(Stored data)
········

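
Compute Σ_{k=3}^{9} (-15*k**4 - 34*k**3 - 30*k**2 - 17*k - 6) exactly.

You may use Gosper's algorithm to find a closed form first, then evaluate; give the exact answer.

r(k) = (15*k**4 + 94*k**3 + 222*k**2 + 239*k + 102)/(15*k**4 + 34*k**3 + 30*k**2 + 17*k + 6) after simplifying.
Normal form (A,B,C) = (1, 1, k**4 + 34*k**3/15 + 2*k**2 + 17*k/15 + 2/5).
Solve (1)·f(k+1) − (1)·f(k) = k**4 + 34*k**3/15 + 2*k**2 + 17*k/15 + 2/5.
Degrees (0,0,4) ⇒ d ≤ 5.
Solve for f: f(k) = k*(k + 1)*(3*k**3 - 2*k**2 + 2)/15 (degree 5 ≤ 5).
Certificate R = B(k−1)f/C = k*(3*k**3 - 2*k**2 + 2)/(15*k**3 + 19*k**2 + 11*k + 6) gives s_k = k*(-3*k**4 - k**3 + 2*k**2 - 2*k - 2).
Check: Δs_k = -15*k**4 - 34*k**3 - 30*k**2 - 17*k - 6. ✓
Σ_(k=3)^(9) t_k = s_(10) − s_(3) = -308220 − (-780) = -307440.

Σ = -307440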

········

● **How to complete this task**:
Every entry above, from first to last, should be repeated exactly.

● **Problem solution**:
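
Compute Σ_{k=3}^{9} (-15*k**4 - 34*k**3 - 30*k**2 - 17*k - 6) exactly.

You may use Gosper's algorithm to find a closed form first, then evaluate; give the exact answer.

r(k) = (15*k**4 + 94*k**3 + 222*k**2 + 239*k + 102)/(15*k**4 + 34*k**3 + 30*k**2 + 17*k + 6) after simplifying.
Normal form (A,B,C) = (1, 1, k**4 + 34*k**3/15 + 2*k**2 + 17*k/15 + 2/5).
Solve (1)·f(k+1) − (1)·f(k) = k**4 + 34*k**3/15 + 2*k**2 + 17*k/15 + 2/5.
Degrees (0,0,4) ⇒ d ≤ 5.
Solve for f: f(k) = k*(k + 1)*(3*k**3 - 2*k**2 + 2)/15 (degree 5 ≤ 5).
Certificate R = B(k−1)f/C = k*(3*k**3 - 2*k**2 + 2)/(15*k**3 + 19*k**2 + 11*k + 6) gives s_k = k*(-3*k**4 - k**3 + 2*k**2 - 2*k - 2).
Check: Δs_k = -15*k**4 - 34*k**3 - 30*k**2 - 17*k - 6. ✓
Σ_(k=3)^(9) t_k = s_(10) − s_(3) = -308220 − (-780) = -307440.

Σ = -307440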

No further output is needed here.